→ **EXTRACTED RECORDS**:
╭──
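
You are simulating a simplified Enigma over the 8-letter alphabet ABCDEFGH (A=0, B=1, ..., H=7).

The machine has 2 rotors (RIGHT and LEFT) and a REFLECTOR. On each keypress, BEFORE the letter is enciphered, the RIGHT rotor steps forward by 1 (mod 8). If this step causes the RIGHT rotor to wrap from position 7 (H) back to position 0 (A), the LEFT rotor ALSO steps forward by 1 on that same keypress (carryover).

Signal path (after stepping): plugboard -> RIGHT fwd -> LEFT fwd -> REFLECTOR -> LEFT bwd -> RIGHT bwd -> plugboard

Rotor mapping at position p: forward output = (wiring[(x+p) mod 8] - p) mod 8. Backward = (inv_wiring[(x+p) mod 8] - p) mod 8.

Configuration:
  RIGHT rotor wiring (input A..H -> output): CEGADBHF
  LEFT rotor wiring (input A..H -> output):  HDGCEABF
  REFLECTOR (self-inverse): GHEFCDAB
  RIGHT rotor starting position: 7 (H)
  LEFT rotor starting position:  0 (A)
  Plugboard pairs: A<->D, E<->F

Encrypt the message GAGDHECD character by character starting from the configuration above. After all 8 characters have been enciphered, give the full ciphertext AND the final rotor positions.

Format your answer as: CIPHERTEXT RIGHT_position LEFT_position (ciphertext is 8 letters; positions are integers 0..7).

Answer: HGBEGGEH 7 1

Derivation:
Char 1 ('G'): step: R->0, L->1 (L advanced); G->plug->G->R->H->L->G->refl->A->L'->F->R'->H->plug->H
Char 2 ('A'): step: R->1, L=1; A->plug->D->R->C->L->B->refl->H->L'->E->R'->G->plug->G
Char 3 ('G'): step: R->2, L=1; G->plug->G->R->A->L->C->refl->E->L'->G->R'->B->plug->B
Char 4 ('D'): step: R->3, L=1; D->plug->A->R->F->L->A->refl->G->L'->H->R'->F->plug->E
Char 5 ('H'): step: R->4, L=1; H->plug->H->R->E->L->H->refl->B->L'->C->R'->G->plug->G
Char 6 ('E'): step: R->5, L=1; E->plug->F->R->B->L->F->refl->D->L'->D->R'->G->plug->G
Char 7 ('C'): step: R->6, L=1; C->plug->C->R->E->L->H->refl->B->L'->C->R'->F->plug->E
Char 8 ('D'): step: R->7, L=1; D->plug->A->R->G->L->E->refl->C->L'->A->R'->H->plug->H
Final: ciphertext=HGBEGGEH, RIGHT=7, LEFT=1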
╰──
→ **TRY IT**: Beginning with the line that contains "Plugboard pairs: A<->D, E<->F", return every line to the end of the listing, unchanged, and nothing else.

→ **YOUR SOLUTION**:
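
  Plugboard pairs: A<->D, E<->F

Encrypt the message GAGDHECD character by character starting from the configuration above. After all 8 characters have been enciphered, give the full ciphertext AND the final rotor positions.

Format your answer as: CIPHERTEXT RIGHT_position LEFT_position (ciphertext is 8 letters; positions are integers 0..7).

Answer: HGBEGGEH 7 1

Derivation:
Char 1 ('G'): step: R->0, L->1 (L advanced); G->plug->G->R->H->L->G->refl->A->L'->F->R'->H->plug->H
Char 2 ('A'): step: R->1, L=1; A->plug->D->R->C->L->B->refl->H->L'->E->R'->G->plug->G
Char 3 ('G'): step: R->2, L=1; G->plug->G->R->A->L->C->refl->E->L'->G->R'->B->plug->B
Char 4 ('D'): step: R->3, L=1; D->plug->A->R->F->L->A->refl->G->L'->H->R'->F->plug->E
Char 5 ('H'): step: R->4, L=1; H->plug->H->R->E->L->H->refl->B->L'->C->R'->G->plug->G
Char 6 ('E'): step: R->5, L=1; E->plug->F->R->B->L->F->refl->D->L'->D->R'->G->plug->G
Char 7 ('C'): step: R->6, L=1; C->plug->C->R->E->L->H->refl->B->L'->C->R'->F->plug->E
Char 8 ('D'): step: R->7, L=1; D->plug->A->R->G->L->E->refl->C->L'->A->R'->H->plug->H
Final: ciphertext=HGBEGGEH, RIGHT=7, LEFT=1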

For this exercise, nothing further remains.